[PROBLEM STATEMENT] State the count of lines below in which the word "clock" appears, and add nothing.

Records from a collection
----------

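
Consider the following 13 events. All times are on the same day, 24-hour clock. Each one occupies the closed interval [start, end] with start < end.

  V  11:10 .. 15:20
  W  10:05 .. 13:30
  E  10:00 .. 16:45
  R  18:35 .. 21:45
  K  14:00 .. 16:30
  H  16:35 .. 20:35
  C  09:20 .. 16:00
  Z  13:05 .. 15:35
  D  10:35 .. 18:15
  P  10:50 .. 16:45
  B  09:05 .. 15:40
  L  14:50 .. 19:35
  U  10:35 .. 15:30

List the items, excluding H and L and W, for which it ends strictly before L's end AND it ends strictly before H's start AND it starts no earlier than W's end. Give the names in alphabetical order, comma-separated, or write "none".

Conditions: its end is strictly before L's end (X.end < 19:35) AND its end is strictly before H's start (X.end < 16:35) AND its start is no earlier than W's end (X.start >= 13:30).
B: end 15:40 < 19:35? ✓; end 15:40 < 16:35? ✓; start 09:05 >= 13:30? ✗ → no.
C: end 16:00 < 19:35? ✓; end 16:00 < 16:35? ✓; start 09:20 >= 13:30? ✗ → no.
D: end 18:15 < 19:35? ✓; end 18:15 < 16:35? ✗; start 10:35 >= 13:30? ✗ → no.
E: end 16:45 < 19:35? ✓; end 16:45 < 16:35? ✗; start 10:00 >= 13:30? ✗ → no.
K: end 16:30 < 19:35? ✓; end 16:30 < 16:35? ✓; start 14:00 >= 13:30? ✓ → yes.
P: end 16:45 < 19:35? ✓; end 16:45 < 16:35? ✗; start 10:50 >= 13:30? ✗ → no.
R: end 21:45 < 19:35? ✗; end 21:45 < 16:35? ✗; start 18:35 >= 13:30? ✓ → no.
U: end 15:30 < 19:35? ✓; end 15:30 < 16:35? ✓; start 10:35 >= 13:30? ✗ → no.
V: end 15:20 < 19:35? ✓; end 15:20 < 16:35? ✓; start 11:10 >= 13:30? ✗ → no.
Z: end 15:35 < 19:35? ✓; end 15:35 < 16:35? ✓; start 13:05 >= 13:30? ✗ → no.
Result: K.

K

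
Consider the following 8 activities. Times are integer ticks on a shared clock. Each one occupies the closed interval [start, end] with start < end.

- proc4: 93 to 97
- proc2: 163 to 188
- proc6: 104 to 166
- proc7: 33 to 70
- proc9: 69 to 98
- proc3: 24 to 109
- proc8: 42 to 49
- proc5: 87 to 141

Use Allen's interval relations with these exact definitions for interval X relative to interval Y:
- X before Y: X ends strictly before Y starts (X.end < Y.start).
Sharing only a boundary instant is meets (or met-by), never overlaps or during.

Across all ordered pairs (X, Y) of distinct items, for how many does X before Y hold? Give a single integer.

15

Checking all 56 ordered pairs for relation 'before'; matching pairs in alphabetical order:
(proc3, proc2): proc3 before proc2 ✓
(proc4, proc2): proc4 before proc2 ✓
(proc4, proc6): proc4 before proc6 ✓
(proc5, proc2): proc5 before proc2 ✓
(proc7, proc2): proc7 before proc2 ✓
(proc7, proc4): proc7 before proc4 ✓
(proc7, proc5): proc7 before proc5 ✓
(proc7, proc6): proc7 before proc6 ✓
(proc8, proc2): proc8 before proc2 ✓
(proc8, proc4): proc8 before proc4 ✓
(proc8, proc5): proc8 before proc5 ✓
(proc8, proc6): proc8 before proc6 ✓
(proc8, proc9): proc8 before proc9 ✓
(proc9, proc2): proc9 before proc2 ✓
(proc9, proc6): proc9 before proc6 ✓
Count: 15.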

----------

[EXERCISE ANSWER] 2